How to complete this task — Output every record below exactly.

Exercise data —
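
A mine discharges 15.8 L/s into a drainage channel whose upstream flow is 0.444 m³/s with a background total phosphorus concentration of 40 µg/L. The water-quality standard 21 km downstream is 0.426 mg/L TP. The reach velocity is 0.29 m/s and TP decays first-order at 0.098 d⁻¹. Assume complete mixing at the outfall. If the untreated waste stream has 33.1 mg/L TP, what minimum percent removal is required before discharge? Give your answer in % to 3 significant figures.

15.8 L/s = 0.0158 m³/s.
40 µg/L = 0.04 mg/L.
Travel time to the compliance point: t = 2.1e+04/0.29 = 7.241e+04 s = 0.8381 d; decay factor exp(−0.098·0.8381) = 0.9211.
So the concentration just after mixing may be at most 0.426/0.9211 = 0.4625 mg/L.
Mass balance: 0.4625·0.4598 = 0.0158·Cₑ + 0.444·0.04.
Cₑ = (0.2126 − 0.01776) / 0.0158 = 12.33 mg/L.
Required removal = 1 − 12.33/33.1 = 62.74 %.

62.7 %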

Solution —
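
A mine discharges 15.8 L/s into a drainage channel whose upstream flow is 0.444 m³/s with a background total phosphorus concentration of 40 µg/L. The water-quality standard 21 km downstream is 0.426 mg/L TP. The reach velocity is 0.29 m/s and TP decays first-order at 0.098 d⁻¹. Assume complete mixing at the outfall. If the untreated waste stream has 33.1 mg/L TP, what minimum percent removal is required before discharge? Give your answer in % to 3 significant figures.

15.8 L/s = 0.0158 m³/s.
40 µg/L = 0.04 mg/L.
Travel time to the compliance point: t = 2.1e+04/0.29 = 7.241e+04 s = 0.8381 d; decay factor exp(−0.098·0.8381) = 0.9211.
So the concentration just after mixing may be at most 0.426/0.9211 = 0.4625 mg/L.
Mass balance: 0.4625·0.4598 = 0.0158·Cₑ + 0.444·0.04.
Cₑ = (0.2126 − 0.01776) / 0.0158 = 12.33 mg/L.
Required removal = 1 − 12.33/33.1 = 62.74 %.

62.7 %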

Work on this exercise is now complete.